**Exercise directions**
Repeat the data below exactly, with every entry included.
▬▬▬▬▬▬
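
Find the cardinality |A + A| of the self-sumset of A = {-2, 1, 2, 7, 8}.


A + A = {a + a' : a, a' ∈ A}; |A| = 5.
General bounds: 2|A| - 1 ≤ |A + A| ≤ |A|(|A|+1)/2, i.e. 9 ≤ |A + A| ≤ 15.
Lower bound 2|A|-1 is attained iff A is an arithmetic progression.
Enumerate sums a + a' for a ≤ a' (symmetric, so this suffices):
a = -2: -2+-2=-4, -2+1=-1, -2+2=0, -2+7=5, -2+8=6
a = 1: 1+1=2, 1+2=3, 1+7=8, 1+8=9
a = 2: 2+2=4, 2+7=9, 2+8=10
a = 7: 7+7=14, 7+8=15
a = 8: 8+8=16
Distinct sums: {-4, -1, 0, 2, 3, 4, 5, 6, 8, 9, 10, 14, 15, 16}
|A + A| = 14

|A + A| = 14


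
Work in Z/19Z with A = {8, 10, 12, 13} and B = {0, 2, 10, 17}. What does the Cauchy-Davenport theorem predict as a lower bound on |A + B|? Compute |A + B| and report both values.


Cauchy-Davenport: |A + B| ≥ min(p, |A| + |B| - 1) for A, B nonempty in Z/pZ.
|A| = 4, |B| = 4, p = 19.
CD lower bound = min(19, 4 + 4 - 1) = min(19, 7) = 7.
Compute A + B mod 19 directly:
a = 8: 8+0=8, 8+2=10, 8+10=18, 8+17=6
a = 10: 10+0=10, 10+2=12, 10+10=1, 10+17=8
a = 12: 12+0=12, 12+2=14, 12+10=3, 12+17=10
a = 13: 13+0=13, 13+2=15, 13+10=4, 13+17=11
A + B = {1, 3, 4, 6, 8, 10, 11, 12, 13, 14, 15, 18}, so |A + B| = 12.
Verify: 12 ≥ 7? Yes ✓.

CD lower bound = 7, actual |A + B| = 12.


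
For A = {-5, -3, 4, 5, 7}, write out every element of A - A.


A - A = {a - a' : a, a' ∈ A}.
Compute a - a' for each ordered pair (a, a'):
a = -5: -5--5=0, -5--3=-2, -5-4=-9, -5-5=-10, -5-7=-12
a = -3: -3--5=2, -3--3=0, -3-4=-7, -3-5=-8, -3-7=-10
a = 4: 4--5=9, 4--3=7, 4-4=0, 4-5=-1, 4-7=-3
a = 5: 5--5=10, 5--3=8, 5-4=1, 5-5=0, 5-7=-2
a = 7: 7--5=12, 7--3=10, 7-4=3, 7-5=2, 7-7=0
Collecting distinct values (and noting 0 appears from a-a):
A - A = {-12, -10, -9, -8, -7, -3, -2, -1, 0, 1, 2, 3, 7, 8, 9, 10, 12}
|A - A| = 17

A - A = {-12, -10, -9, -8, -7, -3, -2, -1, 0, 1, 2, 3, 7, 8, 9, 10, 12}


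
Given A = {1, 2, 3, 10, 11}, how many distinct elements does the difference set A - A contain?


A - A = {a - a' : a, a' ∈ A}; |A| = 5.
Bounds: 2|A|-1 ≤ |A - A| ≤ |A|² - |A| + 1, i.e. 9 ≤ |A - A| ≤ 21.
Note: 0 ∈ A - A always (from a - a). The set is symmetric: if d ∈ A - A then -d ∈ A - A.
Enumerate nonzero differences d = a - a' with a > a' (then include -d):
Positive differences: {1, 2, 7, 8, 9, 10}
Full difference set: {0} ∪ (positive diffs) ∪ (negative diffs).
|A - A| = 1 + 2·6 = 13 (matches direct enumeration: 13).

|A - A| = 13


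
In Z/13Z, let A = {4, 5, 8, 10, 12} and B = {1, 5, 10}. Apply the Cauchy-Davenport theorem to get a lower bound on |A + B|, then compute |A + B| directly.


Cauchy-Davenport: |A + B| ≥ min(p, |A| + |B| - 1) for A, B nonempty in Z/pZ.
|A| = 5, |B| = 3, p = 13.
CD lower bound = min(13, 5 + 3 - 1) = min(13, 7) = 7.
Compute A + B mod 13 directly:
a = 4: 4+1=5, 4+5=9, 4+10=1
a = 5: 5+1=6, 5+5=10, 5+10=2
a = 8: 8+1=9, 8+5=0, 8+10=5
a = 10: 10+1=11, 10+5=2, 10+10=7
a = 12: 12+1=0, 12+5=4, 12+10=9
A + B = {0, 1, 2, 4, 5, 6, 7, 9, 10, 11}, so |A + B| = 10.
Verify: 10 ≥ 7? Yes ✓.

CD lower bound = 7, actual |A + B| = 10.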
▬▬▬▬▬▬
**Task result**
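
Find the cardinality |A + A| of the self-sumset of A = {-2, 1, 2, 7, 8}.


A + A = {a + a' : a, a' ∈ A}; |A| = 5.
General bounds: 2|A| - 1 ≤ |A + A| ≤ |A|(|A|+1)/2, i.e. 9 ≤ |A + A| ≤ 15.
Lower bound 2|A|-1 is attained iff A is an arithmetic progression.
Enumerate sums a + a' for a ≤ a' (symmetric, so this suffices):
a = -2: -2+-2=-4, -2+1=-1, -2+2=0, -2+7=5, -2+8=6
a = 1: 1+1=2, 1+2=3, 1+7=8, 1+8=9
a = 2: 2+2=4, 2+7=9, 2+8=10
a = 7: 7+7=14, 7+8=15
a = 8: 8+8=16
Distinct sums: {-4, -1, 0, 2, 3, 4, 5, 6, 8, 9, 10, 14, 15, 16}
|A + A| = 14

|A + A| = 14


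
Work in Z/19Z with A = {8, 10, 12, 13} and B = {0, 2, 10, 17}. What does the Cauchy-Davenport theorem predict as a lower bound on |A + B|? Compute |A + B| and report both values.


Cauchy-Davenport: |A + B| ≥ min(p, |A| + |B| - 1) for A, B nonempty in Z/pZ.
|A| = 4, |B| = 4, p = 19.
CD lower bound = min(19, 4 + 4 - 1) = min(19, 7) = 7.
Compute A + B mod 19 directly:
a = 8: 8+0=8, 8+2=10, 8+10=18, 8+17=6
a = 10: 10+0=10, 10+2=12, 10+10=1, 10+17=8
a = 12: 12+0=12, 12+2=14, 12+10=3, 12+17=10
a = 13: 13+0=13, 13+2=15, 13+10=4, 13+17=11
A + B = {1, 3, 4, 6, 8, 10, 11, 12, 13, 14, 15, 18}, so |A + B| = 12.
Verify: 12 ≥ 7? Yes ✓.

CD lower bound = 7, actual |A + B| = 12.


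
For A = {-5, -3, 4, 5, 7}, write out every element of A - A.


A - A = {a - a' : a, a' ∈ A}.
Compute a - a' for each ordered pair (a, a'):
a = -5: -5--5=0, -5--3=-2, -5-4=-9, -5-5=-10, -5-7=-12
a = -3: -3--5=2, -3--3=0, -3-4=-7, -3-5=-8, -3-7=-10
a = 4: 4--5=9, 4--3=7, 4-4=0, 4-5=-1, 4-7=-3
a = 5: 5--5=10, 5--3=8, 5-4=1, 5-5=0, 5-7=-2
a = 7: 7--5=12, 7--3=10, 7-4=3, 7-5=2, 7-7=0
Collecting distinct values (and noting 0 appears from a-a):
A - A = {-12, -10, -9, -8, -7, -3, -2, -1, 0, 1, 2, 3, 7, 8, 9, 10, 12}
|A - A| = 17

A - A = {-12, -10, -9, -8, -7, -3, -2, -1, 0, 1, 2, 3, 7, 8, 9, 10, 12}


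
Given A = {1, 2, 3, 10, 11}, how many distinct elements does the difference set A - A contain?


A - A = {a - a' : a, a' ∈ A}; |A| = 5.
Bounds: 2|A|-1 ≤ |A - A| ≤ |A|² - |A| + 1, i.e. 9 ≤ |A - A| ≤ 21.
Note: 0 ∈ A - A always (from a - a). The set is symmetric: if d ∈ A - A then -d ∈ A - A.
Enumerate nonzero differences d = a - a' with a > a' (then include -d):
Positive differences: {1, 2, 7, 8, 9, 10}
Full difference set: {0} ∪ (positive diffs) ∪ (negative diffs).
|A - A| = 1 + 2·6 = 13 (matches direct enumeration: 13).

|A - A| = 13


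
In Z/13Z, let A = {4, 5, 8, 10, 12} and B = {1, 5, 10}. Apply the Cauchy-Davenport theorem to get a lower bound on |A + B|, then compute |A + B| directly.


Cauchy-Davenport: |A + B| ≥ min(p, |A| + |B| - 1) for A, B nonempty in Z/pZ.
|A| = 5, |B| = 3, p = 13.
CD lower bound = min(13, 5 + 3 - 1) = min(13, 7) = 7.
Compute A + B mod 13 directly:
a = 4: 4+1=5, 4+5=9, 4+10=1
a = 5: 5+1=6, 5+5=10, 5+10=2
a = 8: 8+1=9, 8+5=0, 8+10=5
a = 10: 10+1=11, 10+5=2, 10+10=7
a = 12: 12+1=0, 12+5=4, 12+10=9
A + B = {0, 1, 2, 4, 5, 6, 7, 9, 10, 11}, so |A + B| = 10.
Verify: 10 ≥ 7? Yes ✓.

CD lower bound = 7, actual |A + B| = 10.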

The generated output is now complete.